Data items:

= Beginning of Section =

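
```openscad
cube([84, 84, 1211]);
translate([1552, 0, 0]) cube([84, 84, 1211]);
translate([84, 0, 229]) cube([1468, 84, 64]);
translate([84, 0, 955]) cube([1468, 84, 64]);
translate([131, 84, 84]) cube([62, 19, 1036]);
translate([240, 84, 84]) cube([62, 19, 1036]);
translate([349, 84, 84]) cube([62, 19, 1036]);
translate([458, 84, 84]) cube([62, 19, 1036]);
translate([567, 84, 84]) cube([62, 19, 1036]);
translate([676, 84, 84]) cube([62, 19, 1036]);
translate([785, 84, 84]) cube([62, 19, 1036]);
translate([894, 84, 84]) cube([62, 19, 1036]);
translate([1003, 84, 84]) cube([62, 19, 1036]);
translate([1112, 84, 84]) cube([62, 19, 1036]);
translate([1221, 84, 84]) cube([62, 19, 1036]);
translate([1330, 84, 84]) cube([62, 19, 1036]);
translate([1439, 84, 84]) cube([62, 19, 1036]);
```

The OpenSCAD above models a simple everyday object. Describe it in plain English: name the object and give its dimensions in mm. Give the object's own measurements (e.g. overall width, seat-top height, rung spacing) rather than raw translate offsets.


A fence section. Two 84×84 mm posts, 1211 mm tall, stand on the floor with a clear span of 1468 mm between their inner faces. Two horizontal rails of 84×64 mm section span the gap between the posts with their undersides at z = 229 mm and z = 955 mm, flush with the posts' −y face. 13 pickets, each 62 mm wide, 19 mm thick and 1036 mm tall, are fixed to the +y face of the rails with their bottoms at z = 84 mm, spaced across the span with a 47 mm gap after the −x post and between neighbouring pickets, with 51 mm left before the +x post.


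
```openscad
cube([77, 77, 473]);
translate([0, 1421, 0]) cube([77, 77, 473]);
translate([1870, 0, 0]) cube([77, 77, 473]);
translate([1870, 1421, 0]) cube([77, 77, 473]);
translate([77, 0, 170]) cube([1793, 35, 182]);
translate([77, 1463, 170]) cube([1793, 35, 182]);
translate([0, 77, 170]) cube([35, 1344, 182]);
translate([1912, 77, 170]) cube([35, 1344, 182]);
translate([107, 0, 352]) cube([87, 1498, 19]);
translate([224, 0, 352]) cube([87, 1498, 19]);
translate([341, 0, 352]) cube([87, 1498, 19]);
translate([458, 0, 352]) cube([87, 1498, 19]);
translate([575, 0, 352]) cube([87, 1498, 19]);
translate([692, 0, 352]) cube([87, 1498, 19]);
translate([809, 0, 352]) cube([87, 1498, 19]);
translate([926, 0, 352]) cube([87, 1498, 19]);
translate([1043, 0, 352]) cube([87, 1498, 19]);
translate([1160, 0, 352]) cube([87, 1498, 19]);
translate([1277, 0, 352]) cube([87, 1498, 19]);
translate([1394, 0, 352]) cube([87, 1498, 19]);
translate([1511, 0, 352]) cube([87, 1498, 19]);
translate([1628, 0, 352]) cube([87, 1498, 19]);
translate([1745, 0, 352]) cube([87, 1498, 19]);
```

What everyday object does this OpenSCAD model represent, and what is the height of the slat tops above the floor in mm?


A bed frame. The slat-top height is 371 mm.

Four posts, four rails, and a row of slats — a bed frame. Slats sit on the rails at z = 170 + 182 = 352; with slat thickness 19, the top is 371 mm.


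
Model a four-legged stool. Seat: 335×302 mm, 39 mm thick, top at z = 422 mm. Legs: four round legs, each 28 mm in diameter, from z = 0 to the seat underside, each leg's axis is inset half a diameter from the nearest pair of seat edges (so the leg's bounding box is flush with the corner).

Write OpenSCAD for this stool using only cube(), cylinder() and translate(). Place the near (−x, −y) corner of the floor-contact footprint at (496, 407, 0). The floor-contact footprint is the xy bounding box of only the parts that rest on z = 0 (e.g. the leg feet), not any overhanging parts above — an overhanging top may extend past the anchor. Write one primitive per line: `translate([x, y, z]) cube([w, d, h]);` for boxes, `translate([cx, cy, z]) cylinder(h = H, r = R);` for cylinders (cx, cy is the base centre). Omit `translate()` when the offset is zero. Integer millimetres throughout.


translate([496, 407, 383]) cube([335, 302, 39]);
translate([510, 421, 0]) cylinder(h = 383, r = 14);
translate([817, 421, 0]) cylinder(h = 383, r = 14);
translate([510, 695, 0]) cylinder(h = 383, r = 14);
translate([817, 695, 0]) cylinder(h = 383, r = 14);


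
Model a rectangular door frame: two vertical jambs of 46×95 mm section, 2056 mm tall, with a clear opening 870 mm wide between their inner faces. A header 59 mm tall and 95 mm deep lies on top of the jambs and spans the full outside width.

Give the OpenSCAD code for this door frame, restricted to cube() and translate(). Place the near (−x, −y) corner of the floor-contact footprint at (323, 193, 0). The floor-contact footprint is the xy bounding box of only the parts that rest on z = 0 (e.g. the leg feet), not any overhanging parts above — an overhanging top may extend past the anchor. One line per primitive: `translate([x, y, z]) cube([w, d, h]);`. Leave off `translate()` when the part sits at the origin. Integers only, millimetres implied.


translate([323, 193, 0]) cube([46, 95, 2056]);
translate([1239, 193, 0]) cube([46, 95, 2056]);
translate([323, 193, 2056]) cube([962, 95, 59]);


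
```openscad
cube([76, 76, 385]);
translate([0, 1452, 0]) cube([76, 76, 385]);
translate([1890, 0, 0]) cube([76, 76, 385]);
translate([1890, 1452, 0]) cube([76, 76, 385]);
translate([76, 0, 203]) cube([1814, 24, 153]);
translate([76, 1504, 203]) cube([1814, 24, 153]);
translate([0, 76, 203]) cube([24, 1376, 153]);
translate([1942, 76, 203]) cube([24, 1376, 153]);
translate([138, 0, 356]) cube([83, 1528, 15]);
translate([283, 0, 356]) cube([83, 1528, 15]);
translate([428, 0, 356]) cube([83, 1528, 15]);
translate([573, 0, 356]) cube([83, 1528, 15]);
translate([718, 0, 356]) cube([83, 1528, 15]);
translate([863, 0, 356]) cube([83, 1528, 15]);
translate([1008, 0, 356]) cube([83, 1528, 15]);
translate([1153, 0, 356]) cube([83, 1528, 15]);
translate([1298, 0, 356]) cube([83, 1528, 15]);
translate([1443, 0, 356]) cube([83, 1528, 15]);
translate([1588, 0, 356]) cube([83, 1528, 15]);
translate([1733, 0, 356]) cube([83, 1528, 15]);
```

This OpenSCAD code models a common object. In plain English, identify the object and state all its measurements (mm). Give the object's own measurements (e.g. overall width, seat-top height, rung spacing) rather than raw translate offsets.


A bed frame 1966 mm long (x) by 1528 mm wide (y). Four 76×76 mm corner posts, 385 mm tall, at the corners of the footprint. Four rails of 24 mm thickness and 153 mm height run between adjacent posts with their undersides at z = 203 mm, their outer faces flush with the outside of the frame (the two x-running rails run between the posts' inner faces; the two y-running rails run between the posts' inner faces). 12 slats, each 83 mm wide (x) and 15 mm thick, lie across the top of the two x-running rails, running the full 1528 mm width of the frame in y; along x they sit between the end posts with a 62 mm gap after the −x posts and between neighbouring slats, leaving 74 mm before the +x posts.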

= End of Section =
= Beginning of Section =

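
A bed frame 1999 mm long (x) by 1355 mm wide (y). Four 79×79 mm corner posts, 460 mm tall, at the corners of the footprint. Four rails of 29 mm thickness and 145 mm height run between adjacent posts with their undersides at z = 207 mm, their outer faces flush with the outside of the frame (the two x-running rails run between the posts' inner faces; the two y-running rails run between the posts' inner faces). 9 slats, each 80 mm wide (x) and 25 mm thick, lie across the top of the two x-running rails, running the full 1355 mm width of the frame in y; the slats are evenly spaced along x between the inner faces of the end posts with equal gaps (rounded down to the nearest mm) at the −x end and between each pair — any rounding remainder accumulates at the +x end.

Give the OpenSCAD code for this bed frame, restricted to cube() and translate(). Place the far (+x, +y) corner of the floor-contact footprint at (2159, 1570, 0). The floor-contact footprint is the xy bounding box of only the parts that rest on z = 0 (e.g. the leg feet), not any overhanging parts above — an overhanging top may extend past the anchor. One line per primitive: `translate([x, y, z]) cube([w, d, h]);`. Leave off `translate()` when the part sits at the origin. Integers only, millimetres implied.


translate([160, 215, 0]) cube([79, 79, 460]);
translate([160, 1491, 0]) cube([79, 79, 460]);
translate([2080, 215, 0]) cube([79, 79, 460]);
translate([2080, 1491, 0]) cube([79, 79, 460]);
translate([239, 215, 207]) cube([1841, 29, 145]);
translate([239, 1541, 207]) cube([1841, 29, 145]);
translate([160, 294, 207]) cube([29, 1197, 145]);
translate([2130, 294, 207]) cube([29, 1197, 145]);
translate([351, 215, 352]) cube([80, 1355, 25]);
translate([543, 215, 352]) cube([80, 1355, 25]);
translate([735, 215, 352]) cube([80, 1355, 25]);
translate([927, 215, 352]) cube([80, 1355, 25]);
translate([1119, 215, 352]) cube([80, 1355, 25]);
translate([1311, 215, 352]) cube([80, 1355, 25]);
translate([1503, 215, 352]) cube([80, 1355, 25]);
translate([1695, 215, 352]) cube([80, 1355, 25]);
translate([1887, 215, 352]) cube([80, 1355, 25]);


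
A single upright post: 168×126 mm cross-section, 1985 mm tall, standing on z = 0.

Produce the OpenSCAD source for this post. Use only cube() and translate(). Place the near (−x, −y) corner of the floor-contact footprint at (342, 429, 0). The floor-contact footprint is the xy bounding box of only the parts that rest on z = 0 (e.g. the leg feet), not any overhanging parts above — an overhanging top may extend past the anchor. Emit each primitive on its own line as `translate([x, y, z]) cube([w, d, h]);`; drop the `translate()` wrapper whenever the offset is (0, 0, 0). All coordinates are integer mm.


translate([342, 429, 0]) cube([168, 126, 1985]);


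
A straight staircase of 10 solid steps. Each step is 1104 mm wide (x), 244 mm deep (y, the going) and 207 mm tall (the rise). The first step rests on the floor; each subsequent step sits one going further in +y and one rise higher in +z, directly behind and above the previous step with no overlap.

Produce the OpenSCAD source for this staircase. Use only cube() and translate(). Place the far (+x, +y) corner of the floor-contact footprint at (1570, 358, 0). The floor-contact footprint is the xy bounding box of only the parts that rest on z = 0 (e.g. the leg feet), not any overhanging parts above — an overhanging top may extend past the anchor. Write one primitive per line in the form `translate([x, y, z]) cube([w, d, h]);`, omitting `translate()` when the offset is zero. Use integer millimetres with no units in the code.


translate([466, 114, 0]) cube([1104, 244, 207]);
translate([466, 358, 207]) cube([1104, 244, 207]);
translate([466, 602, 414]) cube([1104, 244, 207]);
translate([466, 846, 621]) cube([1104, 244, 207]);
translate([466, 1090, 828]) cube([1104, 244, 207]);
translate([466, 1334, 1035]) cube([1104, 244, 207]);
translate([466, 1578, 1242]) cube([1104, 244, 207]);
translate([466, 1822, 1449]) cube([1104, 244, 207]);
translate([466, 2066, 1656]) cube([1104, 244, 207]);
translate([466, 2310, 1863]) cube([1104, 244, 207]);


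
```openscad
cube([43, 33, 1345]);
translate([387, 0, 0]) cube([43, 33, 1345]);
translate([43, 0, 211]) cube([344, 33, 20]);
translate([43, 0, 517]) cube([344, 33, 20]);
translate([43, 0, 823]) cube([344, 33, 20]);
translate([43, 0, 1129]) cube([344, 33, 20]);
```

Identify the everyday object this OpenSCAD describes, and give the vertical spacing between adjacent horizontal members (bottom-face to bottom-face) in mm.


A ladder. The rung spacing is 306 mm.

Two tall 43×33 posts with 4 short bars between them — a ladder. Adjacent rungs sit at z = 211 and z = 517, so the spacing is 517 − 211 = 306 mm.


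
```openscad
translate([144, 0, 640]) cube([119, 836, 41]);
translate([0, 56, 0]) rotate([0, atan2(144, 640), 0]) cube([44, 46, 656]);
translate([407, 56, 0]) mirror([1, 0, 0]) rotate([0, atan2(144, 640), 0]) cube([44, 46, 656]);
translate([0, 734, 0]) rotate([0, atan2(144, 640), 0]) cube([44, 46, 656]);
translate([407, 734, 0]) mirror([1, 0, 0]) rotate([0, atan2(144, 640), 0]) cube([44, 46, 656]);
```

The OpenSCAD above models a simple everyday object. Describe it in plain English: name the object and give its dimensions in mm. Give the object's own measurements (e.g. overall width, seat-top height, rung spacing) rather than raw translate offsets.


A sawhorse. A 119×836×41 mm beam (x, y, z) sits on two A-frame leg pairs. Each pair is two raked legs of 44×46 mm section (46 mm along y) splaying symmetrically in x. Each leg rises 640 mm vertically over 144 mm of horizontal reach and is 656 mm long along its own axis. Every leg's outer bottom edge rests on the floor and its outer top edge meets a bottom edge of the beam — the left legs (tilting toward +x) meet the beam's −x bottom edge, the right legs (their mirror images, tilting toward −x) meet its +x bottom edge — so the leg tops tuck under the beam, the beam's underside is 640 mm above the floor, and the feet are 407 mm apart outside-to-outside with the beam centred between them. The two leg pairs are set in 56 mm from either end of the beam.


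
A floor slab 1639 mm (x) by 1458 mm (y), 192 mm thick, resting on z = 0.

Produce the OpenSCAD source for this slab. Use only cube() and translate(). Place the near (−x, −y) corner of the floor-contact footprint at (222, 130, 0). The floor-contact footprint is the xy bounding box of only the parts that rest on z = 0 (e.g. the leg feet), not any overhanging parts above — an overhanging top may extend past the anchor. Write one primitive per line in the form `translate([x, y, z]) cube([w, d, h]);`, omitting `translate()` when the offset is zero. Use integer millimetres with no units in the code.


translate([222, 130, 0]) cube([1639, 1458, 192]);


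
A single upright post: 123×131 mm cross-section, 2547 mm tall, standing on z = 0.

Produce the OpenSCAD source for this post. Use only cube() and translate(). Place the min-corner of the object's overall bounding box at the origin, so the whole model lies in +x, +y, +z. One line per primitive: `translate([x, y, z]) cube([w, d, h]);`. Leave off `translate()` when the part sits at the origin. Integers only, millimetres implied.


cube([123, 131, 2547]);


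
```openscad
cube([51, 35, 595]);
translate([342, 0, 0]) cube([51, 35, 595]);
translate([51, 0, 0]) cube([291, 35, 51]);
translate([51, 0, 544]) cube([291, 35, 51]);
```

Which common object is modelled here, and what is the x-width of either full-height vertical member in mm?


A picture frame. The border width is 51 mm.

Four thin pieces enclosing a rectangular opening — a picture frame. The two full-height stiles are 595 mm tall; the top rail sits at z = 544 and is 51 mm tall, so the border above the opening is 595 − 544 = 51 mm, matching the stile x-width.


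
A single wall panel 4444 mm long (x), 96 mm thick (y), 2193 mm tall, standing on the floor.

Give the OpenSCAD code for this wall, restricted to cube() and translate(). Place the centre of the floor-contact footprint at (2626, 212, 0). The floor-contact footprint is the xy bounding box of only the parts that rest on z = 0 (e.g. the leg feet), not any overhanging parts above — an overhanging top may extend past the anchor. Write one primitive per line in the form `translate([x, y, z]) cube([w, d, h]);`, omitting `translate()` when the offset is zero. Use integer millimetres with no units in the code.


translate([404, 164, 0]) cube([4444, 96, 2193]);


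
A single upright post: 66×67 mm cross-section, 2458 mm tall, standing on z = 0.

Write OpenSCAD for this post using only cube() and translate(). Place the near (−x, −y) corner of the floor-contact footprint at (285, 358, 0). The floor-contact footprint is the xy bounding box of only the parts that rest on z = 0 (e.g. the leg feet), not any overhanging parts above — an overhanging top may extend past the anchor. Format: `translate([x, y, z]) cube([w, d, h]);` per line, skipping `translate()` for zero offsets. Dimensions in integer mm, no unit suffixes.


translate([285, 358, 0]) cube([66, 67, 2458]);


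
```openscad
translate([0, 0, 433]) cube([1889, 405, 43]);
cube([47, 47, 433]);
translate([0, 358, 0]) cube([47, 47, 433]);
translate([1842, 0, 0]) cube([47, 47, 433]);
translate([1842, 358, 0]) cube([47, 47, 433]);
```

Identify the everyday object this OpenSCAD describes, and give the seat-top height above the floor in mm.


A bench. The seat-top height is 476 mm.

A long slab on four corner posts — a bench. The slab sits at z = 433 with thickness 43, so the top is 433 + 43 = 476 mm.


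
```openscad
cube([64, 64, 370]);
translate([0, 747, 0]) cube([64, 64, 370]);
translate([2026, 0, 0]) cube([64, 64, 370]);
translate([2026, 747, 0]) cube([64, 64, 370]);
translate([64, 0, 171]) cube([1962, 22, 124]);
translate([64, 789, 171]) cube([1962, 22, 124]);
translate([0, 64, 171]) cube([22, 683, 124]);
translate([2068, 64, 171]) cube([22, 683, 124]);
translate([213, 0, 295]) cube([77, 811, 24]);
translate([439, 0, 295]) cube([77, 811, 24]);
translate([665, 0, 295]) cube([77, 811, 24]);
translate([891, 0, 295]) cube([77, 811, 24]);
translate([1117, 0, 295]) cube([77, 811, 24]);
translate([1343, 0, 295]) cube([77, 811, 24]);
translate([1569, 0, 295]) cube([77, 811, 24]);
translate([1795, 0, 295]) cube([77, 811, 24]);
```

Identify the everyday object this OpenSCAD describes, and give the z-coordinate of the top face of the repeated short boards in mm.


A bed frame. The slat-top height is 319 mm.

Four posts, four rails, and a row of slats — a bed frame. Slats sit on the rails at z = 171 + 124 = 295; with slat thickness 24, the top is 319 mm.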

= End of Section =

▸ Task statement: Working through the records above, copy each line in which "upright" is found.

▸ Result for this exercise:
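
A single upright post: 168×126 mm cross-section, 1985 mm tall, standing on z = 0.
A single upright post: 123×131 mm cross-section, 2547 mm tall, standing on z = 0.
A single upright post: 66×67 mm cross-section, 2458 mm tall, standing on z = 0.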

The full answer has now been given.